Extracted entries:
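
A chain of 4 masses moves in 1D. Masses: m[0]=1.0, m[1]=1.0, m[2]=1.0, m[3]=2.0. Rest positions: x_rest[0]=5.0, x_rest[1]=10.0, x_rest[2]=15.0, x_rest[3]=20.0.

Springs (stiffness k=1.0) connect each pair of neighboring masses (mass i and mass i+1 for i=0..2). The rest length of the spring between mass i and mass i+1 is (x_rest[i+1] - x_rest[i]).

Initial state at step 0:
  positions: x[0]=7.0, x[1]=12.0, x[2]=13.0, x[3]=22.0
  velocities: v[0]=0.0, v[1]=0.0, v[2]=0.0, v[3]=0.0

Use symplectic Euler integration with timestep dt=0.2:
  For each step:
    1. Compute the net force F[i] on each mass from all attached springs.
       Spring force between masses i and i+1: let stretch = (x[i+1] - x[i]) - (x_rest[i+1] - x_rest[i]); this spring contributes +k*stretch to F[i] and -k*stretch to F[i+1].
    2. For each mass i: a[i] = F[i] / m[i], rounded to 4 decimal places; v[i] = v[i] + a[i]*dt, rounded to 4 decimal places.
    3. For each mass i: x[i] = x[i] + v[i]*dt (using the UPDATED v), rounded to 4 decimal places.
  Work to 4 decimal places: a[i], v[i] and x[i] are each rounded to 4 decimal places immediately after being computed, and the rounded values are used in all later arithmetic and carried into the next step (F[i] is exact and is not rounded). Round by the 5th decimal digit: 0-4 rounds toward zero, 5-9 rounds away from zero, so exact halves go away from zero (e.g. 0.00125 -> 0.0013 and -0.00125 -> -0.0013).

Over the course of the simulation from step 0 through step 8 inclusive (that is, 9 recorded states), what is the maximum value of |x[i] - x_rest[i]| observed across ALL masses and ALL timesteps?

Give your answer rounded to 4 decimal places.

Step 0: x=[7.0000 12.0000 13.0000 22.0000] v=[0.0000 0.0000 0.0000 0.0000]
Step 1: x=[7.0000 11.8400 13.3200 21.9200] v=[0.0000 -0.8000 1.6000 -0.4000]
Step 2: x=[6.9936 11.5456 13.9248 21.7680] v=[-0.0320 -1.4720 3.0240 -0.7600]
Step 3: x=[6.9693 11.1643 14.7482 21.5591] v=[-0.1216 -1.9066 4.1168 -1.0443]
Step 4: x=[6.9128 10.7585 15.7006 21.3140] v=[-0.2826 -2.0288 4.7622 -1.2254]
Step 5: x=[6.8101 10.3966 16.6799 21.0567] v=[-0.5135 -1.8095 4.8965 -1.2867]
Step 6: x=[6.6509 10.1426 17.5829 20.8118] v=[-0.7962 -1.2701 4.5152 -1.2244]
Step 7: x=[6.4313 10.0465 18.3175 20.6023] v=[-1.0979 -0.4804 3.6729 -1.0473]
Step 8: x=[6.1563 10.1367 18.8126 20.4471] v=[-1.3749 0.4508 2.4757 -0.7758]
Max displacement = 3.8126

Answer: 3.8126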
---
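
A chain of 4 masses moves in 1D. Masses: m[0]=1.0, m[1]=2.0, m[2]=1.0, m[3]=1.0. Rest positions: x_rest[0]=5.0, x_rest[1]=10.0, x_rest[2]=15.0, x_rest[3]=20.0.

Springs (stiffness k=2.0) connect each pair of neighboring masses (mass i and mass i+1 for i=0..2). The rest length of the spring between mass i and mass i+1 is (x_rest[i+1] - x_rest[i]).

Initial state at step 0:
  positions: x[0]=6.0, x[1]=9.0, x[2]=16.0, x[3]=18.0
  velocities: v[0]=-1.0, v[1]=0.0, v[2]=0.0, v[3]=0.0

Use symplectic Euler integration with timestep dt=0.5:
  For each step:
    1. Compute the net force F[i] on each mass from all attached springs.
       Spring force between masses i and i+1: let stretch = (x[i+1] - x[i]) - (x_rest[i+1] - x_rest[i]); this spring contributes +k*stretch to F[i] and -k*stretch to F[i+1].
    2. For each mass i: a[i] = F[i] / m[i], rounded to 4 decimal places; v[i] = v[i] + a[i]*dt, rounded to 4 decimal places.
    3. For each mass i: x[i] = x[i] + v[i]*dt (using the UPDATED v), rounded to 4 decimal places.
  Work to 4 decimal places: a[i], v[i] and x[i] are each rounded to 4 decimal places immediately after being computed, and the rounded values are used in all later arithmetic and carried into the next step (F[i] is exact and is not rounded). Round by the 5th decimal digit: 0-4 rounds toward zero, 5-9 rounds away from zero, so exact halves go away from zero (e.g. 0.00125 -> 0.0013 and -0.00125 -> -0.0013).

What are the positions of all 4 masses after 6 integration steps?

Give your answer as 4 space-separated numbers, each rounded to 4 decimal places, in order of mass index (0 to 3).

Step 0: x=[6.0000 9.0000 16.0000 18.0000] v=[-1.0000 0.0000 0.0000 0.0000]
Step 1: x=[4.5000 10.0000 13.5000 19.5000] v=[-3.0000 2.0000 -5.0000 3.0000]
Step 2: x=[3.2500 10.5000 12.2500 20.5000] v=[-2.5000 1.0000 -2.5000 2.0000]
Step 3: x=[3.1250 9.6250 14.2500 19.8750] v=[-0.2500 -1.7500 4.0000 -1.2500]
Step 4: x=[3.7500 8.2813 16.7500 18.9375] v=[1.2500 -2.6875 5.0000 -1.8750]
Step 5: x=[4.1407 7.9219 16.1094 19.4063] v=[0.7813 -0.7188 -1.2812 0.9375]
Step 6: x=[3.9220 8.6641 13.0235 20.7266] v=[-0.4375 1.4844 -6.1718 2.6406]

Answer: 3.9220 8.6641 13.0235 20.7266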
---
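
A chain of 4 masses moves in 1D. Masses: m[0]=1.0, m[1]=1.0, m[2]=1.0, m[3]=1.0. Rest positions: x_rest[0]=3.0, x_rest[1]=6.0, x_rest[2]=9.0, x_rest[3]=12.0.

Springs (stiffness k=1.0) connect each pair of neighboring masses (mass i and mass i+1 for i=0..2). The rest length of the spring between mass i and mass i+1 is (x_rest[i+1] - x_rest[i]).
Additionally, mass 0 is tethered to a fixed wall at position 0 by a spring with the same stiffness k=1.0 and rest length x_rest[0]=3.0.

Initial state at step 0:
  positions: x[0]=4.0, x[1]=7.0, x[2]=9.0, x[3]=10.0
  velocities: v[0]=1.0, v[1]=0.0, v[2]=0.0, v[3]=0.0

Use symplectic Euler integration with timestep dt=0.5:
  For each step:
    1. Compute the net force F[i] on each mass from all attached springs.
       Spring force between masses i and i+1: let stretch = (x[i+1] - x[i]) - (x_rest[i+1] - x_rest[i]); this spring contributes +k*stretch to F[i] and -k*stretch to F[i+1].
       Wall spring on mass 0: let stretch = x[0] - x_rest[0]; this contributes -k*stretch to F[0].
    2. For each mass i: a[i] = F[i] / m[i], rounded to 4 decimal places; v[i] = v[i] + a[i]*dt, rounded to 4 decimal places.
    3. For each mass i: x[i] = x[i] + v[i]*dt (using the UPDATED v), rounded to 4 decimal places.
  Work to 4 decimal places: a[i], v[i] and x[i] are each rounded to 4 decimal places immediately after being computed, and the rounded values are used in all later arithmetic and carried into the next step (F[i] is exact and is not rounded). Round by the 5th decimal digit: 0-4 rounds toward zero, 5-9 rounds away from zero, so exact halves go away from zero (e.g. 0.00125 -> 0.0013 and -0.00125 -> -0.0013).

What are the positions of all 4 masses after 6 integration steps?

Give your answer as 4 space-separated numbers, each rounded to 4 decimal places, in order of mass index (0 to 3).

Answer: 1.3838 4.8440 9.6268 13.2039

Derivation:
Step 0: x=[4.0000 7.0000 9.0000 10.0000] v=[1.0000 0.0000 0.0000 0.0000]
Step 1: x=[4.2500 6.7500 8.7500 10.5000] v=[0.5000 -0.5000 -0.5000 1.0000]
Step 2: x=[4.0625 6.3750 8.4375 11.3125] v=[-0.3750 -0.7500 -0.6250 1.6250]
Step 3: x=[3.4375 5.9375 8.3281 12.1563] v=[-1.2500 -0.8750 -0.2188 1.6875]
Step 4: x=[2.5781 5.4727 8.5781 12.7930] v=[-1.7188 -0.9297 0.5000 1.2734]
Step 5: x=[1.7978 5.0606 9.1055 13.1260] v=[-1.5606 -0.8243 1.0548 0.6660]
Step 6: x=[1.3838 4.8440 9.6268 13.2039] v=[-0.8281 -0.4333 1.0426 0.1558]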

Activity: Could you restate word for word the lines above from the one containing "velocities: v[0]=1.0, v[1]=0.0, v[2]=0.0, v[3]=0.0" through the one containing "Wall spring on", both included, and nothing else?

Task result:
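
  velocities: v[0]=1.0, v[1]=0.0, v[2]=0.0, v[3]=0.0

Use symplectic Euler integration with timestep dt=0.5:
  For each step:
    1. Compute the net force F[i] on each mass from all attached springs.
       Spring force between masses i and i+1: let stretch = (x[i+1] - x[i]) - (x_rest[i+1] - x_rest[i]); this spring contributes +k*stretch to F[i] and -k*stretch to F[i+1].
       Wall spring on mass 0: let stretch = x[0] - x_rest[0]; this contributes -k*stretch to F[0].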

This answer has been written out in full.